**INFORMATION SUPPLIED**
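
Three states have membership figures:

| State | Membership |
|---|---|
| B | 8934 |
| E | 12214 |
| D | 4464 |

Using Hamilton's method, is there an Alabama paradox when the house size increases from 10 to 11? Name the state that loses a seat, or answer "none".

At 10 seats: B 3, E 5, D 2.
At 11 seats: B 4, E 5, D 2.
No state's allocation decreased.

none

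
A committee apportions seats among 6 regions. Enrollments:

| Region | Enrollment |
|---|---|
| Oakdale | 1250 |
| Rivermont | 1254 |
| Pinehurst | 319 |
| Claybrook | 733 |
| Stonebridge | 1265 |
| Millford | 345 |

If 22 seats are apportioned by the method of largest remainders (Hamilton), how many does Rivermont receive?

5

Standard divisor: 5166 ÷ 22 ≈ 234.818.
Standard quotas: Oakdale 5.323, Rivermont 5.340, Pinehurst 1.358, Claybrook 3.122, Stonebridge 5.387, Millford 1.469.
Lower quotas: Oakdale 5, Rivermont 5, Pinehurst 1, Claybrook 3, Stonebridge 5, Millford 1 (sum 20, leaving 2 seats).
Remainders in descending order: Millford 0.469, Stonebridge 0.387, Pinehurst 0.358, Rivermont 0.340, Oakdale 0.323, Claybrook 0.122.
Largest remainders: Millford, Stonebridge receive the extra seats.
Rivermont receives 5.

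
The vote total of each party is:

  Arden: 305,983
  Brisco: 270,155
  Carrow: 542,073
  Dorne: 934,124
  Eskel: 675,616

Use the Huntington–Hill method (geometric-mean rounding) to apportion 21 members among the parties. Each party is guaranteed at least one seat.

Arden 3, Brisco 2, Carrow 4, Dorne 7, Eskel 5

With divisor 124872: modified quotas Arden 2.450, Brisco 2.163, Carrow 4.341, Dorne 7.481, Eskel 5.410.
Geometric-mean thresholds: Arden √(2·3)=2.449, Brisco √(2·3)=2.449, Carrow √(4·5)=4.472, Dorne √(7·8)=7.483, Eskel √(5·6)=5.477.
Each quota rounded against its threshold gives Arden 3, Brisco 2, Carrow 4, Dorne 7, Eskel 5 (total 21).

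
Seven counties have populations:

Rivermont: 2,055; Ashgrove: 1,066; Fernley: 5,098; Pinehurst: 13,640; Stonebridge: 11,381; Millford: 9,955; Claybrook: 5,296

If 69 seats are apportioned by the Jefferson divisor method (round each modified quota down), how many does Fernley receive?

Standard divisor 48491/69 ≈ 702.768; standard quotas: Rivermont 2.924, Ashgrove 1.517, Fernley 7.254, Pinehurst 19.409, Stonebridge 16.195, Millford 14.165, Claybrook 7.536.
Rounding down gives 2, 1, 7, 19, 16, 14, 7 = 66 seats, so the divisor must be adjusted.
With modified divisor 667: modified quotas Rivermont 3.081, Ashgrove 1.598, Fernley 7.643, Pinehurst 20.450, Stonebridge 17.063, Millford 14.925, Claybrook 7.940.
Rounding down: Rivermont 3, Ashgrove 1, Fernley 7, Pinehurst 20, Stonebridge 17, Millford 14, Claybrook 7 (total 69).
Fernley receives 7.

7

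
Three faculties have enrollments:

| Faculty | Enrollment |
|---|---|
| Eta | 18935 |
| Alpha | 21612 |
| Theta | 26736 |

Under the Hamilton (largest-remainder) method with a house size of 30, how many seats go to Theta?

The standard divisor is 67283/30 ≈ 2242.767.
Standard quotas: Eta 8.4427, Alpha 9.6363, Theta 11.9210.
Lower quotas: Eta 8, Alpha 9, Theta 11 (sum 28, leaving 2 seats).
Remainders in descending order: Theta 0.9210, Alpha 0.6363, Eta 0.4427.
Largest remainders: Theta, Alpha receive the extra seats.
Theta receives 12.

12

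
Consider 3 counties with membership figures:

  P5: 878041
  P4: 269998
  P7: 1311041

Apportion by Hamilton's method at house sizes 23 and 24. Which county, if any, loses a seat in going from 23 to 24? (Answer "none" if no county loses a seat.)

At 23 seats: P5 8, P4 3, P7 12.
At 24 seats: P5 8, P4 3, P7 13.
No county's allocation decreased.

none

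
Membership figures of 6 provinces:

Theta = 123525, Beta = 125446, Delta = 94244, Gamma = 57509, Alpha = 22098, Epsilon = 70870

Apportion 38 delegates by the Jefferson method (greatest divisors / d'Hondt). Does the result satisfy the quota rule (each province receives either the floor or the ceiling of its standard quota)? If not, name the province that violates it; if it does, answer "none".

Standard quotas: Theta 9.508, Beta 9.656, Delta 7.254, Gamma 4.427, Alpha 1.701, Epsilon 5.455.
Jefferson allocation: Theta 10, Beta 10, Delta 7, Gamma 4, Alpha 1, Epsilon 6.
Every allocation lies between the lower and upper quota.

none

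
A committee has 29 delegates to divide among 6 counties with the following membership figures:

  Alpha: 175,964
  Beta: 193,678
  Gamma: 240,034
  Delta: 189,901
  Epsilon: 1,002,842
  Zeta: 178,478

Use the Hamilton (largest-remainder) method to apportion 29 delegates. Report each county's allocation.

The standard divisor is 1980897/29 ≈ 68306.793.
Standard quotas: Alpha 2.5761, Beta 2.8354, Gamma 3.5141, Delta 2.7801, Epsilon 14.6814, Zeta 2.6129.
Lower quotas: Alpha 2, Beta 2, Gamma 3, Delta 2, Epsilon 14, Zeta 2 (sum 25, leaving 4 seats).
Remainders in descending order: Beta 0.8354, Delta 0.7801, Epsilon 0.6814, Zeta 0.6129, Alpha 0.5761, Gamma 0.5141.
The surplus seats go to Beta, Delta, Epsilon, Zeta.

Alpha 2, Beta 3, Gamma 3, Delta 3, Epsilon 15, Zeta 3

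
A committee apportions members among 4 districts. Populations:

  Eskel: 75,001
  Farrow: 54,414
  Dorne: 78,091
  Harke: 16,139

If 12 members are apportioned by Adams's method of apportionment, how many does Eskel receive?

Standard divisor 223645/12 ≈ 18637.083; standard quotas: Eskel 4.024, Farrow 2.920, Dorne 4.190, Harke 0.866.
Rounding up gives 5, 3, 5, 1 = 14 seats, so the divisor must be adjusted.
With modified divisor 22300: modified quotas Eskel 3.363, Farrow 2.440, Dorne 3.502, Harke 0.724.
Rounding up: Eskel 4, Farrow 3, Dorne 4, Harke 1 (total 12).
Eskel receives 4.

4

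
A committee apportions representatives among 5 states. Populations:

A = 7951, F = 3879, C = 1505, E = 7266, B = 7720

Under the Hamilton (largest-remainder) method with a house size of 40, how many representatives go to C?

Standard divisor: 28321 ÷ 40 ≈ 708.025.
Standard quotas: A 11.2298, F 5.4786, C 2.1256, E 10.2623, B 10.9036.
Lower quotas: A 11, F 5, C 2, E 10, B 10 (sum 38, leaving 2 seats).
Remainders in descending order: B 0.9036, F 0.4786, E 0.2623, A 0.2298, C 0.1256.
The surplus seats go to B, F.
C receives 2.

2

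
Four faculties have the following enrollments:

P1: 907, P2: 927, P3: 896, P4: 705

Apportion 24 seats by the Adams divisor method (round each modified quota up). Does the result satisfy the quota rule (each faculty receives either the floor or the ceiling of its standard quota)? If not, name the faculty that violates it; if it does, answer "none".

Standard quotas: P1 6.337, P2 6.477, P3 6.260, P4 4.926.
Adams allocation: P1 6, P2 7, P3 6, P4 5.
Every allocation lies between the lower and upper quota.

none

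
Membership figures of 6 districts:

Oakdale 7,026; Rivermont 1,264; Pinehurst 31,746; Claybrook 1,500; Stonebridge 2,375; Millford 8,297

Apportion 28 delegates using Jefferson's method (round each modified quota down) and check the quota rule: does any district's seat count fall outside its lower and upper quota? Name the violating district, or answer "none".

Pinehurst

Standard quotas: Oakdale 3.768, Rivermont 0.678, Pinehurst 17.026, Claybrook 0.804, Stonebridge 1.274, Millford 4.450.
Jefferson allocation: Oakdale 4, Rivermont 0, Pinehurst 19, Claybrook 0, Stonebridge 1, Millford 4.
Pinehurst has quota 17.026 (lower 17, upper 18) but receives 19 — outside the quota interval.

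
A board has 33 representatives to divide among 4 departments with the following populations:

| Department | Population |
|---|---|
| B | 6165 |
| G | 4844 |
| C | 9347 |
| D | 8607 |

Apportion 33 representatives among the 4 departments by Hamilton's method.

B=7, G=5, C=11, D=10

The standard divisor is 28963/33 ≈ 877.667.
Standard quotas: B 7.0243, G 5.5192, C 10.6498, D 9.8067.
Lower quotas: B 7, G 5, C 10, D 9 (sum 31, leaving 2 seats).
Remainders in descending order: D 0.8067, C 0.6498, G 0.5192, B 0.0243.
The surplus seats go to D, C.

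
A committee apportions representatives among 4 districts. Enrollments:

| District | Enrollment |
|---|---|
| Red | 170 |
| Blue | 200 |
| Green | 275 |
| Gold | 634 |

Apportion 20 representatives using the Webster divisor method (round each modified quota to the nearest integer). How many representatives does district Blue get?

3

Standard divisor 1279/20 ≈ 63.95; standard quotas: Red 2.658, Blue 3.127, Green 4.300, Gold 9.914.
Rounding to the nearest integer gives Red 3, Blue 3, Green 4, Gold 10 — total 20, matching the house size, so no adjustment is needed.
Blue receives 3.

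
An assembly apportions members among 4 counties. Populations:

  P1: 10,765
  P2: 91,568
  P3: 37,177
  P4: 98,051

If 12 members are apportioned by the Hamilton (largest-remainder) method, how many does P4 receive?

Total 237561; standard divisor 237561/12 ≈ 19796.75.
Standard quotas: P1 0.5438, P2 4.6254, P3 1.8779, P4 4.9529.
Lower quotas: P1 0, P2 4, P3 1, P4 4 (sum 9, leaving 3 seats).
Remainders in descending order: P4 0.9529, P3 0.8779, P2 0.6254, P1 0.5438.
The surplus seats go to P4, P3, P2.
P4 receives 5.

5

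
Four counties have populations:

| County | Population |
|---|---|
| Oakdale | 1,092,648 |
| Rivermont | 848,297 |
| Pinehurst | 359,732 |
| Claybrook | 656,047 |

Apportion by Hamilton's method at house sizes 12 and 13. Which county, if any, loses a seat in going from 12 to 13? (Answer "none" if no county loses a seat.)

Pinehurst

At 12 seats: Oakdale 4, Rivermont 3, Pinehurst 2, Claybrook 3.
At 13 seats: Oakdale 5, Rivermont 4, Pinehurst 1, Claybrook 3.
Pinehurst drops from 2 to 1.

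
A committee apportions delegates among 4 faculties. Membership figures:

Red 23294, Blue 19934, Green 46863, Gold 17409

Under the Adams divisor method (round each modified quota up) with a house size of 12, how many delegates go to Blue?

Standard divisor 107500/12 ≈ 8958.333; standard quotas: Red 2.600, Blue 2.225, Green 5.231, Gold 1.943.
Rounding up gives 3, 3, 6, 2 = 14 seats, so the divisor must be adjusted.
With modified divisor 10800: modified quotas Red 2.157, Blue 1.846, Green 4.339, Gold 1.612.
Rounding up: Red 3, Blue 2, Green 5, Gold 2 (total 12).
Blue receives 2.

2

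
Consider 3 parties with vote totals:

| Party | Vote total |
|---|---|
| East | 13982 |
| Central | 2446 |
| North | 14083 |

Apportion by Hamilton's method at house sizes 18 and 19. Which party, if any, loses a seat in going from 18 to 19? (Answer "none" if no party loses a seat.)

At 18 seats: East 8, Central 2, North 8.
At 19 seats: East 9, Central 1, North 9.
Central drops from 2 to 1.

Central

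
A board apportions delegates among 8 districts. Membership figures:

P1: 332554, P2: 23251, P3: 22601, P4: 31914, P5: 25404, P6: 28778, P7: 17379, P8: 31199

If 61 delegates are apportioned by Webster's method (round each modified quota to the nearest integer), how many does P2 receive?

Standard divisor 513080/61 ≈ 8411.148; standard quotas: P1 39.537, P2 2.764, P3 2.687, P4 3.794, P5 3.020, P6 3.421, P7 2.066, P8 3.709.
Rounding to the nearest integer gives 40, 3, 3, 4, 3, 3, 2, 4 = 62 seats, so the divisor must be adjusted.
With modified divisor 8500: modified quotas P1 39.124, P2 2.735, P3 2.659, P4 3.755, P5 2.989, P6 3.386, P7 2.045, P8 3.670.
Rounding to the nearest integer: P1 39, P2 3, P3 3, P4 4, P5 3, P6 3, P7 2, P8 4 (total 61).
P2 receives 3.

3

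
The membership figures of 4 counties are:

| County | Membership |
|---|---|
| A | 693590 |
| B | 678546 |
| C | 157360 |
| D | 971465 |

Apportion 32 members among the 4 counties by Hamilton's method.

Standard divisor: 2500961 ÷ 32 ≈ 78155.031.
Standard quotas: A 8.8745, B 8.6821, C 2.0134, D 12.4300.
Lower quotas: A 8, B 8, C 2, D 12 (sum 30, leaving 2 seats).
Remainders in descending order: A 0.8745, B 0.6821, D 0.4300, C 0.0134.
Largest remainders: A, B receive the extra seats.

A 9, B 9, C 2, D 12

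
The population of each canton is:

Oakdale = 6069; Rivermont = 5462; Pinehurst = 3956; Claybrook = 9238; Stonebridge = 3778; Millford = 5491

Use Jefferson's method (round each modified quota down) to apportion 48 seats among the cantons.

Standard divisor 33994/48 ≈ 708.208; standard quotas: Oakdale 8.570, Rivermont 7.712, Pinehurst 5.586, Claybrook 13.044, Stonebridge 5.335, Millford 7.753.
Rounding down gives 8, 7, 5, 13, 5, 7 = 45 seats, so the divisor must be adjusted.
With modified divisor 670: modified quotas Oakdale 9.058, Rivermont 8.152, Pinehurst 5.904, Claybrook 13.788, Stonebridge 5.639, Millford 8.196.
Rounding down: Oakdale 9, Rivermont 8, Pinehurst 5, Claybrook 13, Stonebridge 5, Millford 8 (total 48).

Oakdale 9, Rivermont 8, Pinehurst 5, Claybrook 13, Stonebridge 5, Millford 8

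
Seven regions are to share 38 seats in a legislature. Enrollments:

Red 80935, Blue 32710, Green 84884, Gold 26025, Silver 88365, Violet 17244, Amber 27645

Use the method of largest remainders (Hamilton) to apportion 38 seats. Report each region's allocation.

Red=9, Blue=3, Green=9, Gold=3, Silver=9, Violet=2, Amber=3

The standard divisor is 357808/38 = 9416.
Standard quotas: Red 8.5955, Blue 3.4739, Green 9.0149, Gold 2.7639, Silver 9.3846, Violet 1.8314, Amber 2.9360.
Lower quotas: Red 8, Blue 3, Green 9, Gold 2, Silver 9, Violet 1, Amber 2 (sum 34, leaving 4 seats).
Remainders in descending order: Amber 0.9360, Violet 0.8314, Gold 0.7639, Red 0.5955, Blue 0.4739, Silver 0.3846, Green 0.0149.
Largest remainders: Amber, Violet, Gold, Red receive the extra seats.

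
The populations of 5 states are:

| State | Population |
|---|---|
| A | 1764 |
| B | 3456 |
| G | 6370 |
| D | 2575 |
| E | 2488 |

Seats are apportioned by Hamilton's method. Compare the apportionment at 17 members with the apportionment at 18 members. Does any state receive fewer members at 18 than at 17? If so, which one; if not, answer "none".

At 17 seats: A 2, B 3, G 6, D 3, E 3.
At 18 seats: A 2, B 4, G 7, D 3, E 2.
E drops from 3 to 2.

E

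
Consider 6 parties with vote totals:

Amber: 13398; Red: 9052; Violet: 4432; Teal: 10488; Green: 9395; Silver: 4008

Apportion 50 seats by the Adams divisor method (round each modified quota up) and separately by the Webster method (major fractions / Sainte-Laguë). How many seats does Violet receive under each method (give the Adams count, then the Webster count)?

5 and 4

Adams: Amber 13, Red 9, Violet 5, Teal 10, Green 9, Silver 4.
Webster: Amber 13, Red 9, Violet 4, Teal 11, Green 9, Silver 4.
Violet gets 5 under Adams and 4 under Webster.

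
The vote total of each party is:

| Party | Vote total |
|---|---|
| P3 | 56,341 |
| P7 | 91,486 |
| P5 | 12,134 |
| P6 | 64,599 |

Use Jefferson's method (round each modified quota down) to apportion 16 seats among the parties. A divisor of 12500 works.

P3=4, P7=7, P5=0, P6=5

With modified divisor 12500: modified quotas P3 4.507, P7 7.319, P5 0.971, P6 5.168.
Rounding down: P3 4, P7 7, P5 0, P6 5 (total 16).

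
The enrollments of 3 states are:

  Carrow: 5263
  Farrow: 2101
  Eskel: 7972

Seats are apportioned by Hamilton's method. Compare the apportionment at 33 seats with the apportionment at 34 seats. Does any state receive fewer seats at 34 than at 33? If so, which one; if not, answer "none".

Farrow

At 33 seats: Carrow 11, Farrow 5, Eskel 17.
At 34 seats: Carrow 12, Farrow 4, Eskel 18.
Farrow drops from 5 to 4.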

**WORK TO BE COMPLETED**
Look through the data above and return exactly the lines from the one that contains "Apportion by Hamilton's method at house sizes 18" to the one that contains "17379, P8: 31199", inclusive, with nothing else.

**SOLUTION TO THIS PROBLEM**
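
Apportion by Hamilton's method at house sizes 18 and 19. Which party, if any, loses a seat in going from 18 to 19? (Answer "none" if no party loses a seat.)

At 18 seats: East 8, Central 2, North 8.
At 19 seats: East 9, Central 1, North 9.
Central drops from 2 to 1.

Central

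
A board apportions delegates among 8 districts. Membership figures:

P1: 332554, P2: 23251, P3: 22601, P4: 31914, P5: 25404, P6: 28778, P7: 17379, P8: 31199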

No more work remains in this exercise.